BEGIN
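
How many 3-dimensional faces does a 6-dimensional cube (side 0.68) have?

Choose 3 of 6 axes to span the face (C(6,3) = 20 ways), then fix each of the remaining 3 coordinates at one of its two extreme values (2^3 = 8 ways): 20·8 = 160.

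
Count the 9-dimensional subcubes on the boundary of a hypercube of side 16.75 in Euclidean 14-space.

f_9(14-cube) = (14 choose 9) · 2^5 = 64064.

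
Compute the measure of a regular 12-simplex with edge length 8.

For a regular n-simplex with edge a, V = (a^n / n!)·√((n+1)/2^n). With a=8, n=12: V ≈ 8.08229.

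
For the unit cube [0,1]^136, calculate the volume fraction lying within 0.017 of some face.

Shell fraction = 1 - (1-0.034)^136 ≈ 0.990945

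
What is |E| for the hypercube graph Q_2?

The 2-cube has n·2^(n-1) = 2·2^1 = 2·2 = 4 edges.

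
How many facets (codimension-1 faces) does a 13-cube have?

Choose 12 of 13 axes to span the face (C(13,12) = 13 ways), then fix each of the remaining 1 coordinate at one of its two extreme values (2^1 = 2 ways): 13·2 = 26.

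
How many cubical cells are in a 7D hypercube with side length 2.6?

Choose 3 of 7 axes to span the face (C(7,3) = 35 ways), then fix each of the remaining 4 coordinates at one of its two extreme values (2^4 = 16 ways): 35·16 = 560.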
END
#### [Problem requirements]
Every entry above must be copied exactly.

#### [Task result]
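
How many 3-dimensional faces does a 6-dimensional cube (side 0.68) have?

Choose 3 of 6 axes to span the face (C(6,3) = 20 ways), then fix each of the remaining 3 coordinates at one of its two extreme values (2^3 = 8 ways): 20·8 = 160.

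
Count the 9-dimensional subcubes on the boundary of a hypercube of side 16.75 in Euclidean 14-space.

f_9(14-cube) = (14 choose 9) · 2^5 = 64064.

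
Compute the measure of a regular 12-simplex with edge length 8.

For a regular n-simplex with edge a, V = (a^n / n!)·√((n+1)/2^n). With a=8, n=12: V ≈ 8.08229.

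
For the unit cube [0,1]^136, calculate the volume fraction lying within 0.017 of some face.

Shell fraction = 1 - (1-0.034)^136 ≈ 0.990945

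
What is |E| for the hypercube graph Q_2?

The 2-cube has n·2^(n-1) = 2·2^1 = 2·2 = 4 edges.

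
How many facets (codimension-1 faces) does a 13-cube have?

Choose 12 of 13 axes to span the face (C(13,12) = 13 ways), then fix each of the remaining 1 coordinate at one of its two extreme values (2^1 = 2 ways): 13·2 = 26.

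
How many cubical cells are in a 7D hypercube with side length 2.6?

Choose 3 of 7 axes to span the face (C(7,3) = 35 ways), then fix each of the remaining 4 coordinates at one of its two extreme values (2^4 = 16 ways): 35·16 = 560.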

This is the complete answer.